→ Problem details
Copy the entries out again in full.

═════ Task input ═════

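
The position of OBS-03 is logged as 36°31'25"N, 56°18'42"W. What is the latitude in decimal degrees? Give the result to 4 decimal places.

36.5236°N

36° + 31′/60 + 25″/3600 = 36 + 0.51667 + 0.00694 = 36.5236°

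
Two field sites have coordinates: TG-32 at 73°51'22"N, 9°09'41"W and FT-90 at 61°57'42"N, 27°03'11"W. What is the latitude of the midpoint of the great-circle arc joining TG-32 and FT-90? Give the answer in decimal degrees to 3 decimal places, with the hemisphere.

68.136°N

TG-32: φ = +73.85611°, λ = -9.16139°
FT-90: φ = +61.96167°, λ = -27.05306°
Bx = cos φ₂ cos Δλ = 0.447330,  By = cos φ₂ sin Δλ = -0.144412
φₘ = atan2(sin φ₁ + sin φ₂, √((cos φ₁ + Bx)² + By²)) = 68.13603°
λₘ = λ₁ + atan2(By, cos φ₁ + Bx) = -20.42086°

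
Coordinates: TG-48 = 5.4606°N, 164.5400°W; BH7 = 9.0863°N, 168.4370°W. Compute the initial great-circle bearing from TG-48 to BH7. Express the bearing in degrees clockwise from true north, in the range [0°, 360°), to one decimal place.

313.4°

Δλ = -3.8970°
y = sin Δλ · cos φ₂ = -0.067110
x = cos φ₁ sin φ₂ − sin φ₁ cos φ₂ cos Δλ = 0.063455
θ = atan2(y, x) = -46.6034° → 313.3966° (mod 360°)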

═════

→ Your response
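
The position of OBS-03 is logged as 36°31'25"N, 56°18'42"W. What is the latitude in decimal degrees? Give the result to 4 decimal places.

36.5236°N

36° + 31′/60 + 25″/3600 = 36 + 0.51667 + 0.00694 = 36.5236°

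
Two field sites have coordinates: TG-32 at 73°51'22"N, 9°09'41"W and FT-90 at 61°57'42"N, 27°03'11"W. What is the latitude of the midpoint of the great-circle arc joining TG-32 and FT-90? Give the answer in decimal degrees to 3 decimal places, with the hemisphere.

68.136°N

TG-32: φ = +73.85611°, λ = -9.16139°
FT-90: φ = +61.96167°, λ = -27.05306°
Bx = cos φ₂ cos Δλ = 0.447330,  By = cos φ₂ sin Δλ = -0.144412
φₘ = atan2(sin φ₁ + sin φ₂, √((cos φ₁ + Bx)² + By²)) = 68.13603°
λₘ = λ₁ + atan2(By, cos φ₁ + Bx) = -20.42086°

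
Coordinates: TG-48 = 5.4606°N, 164.5400°W; BH7 = 9.0863°N, 168.4370°W. Compute the initial great-circle bearing from TG-48 to BH7. Express the bearing in degrees clockwise from true north, in the range [0°, 360°), to one decimal place.

313.4°

Δλ = -3.8970°
y = sin Δλ · cos φ₂ = -0.067110
x = cos φ₁ sin φ₂ − sin φ₁ cos φ₂ cos Δλ = 0.063455
θ = atan2(y, x) = -46.6034° → 313.3966° (mod 360°)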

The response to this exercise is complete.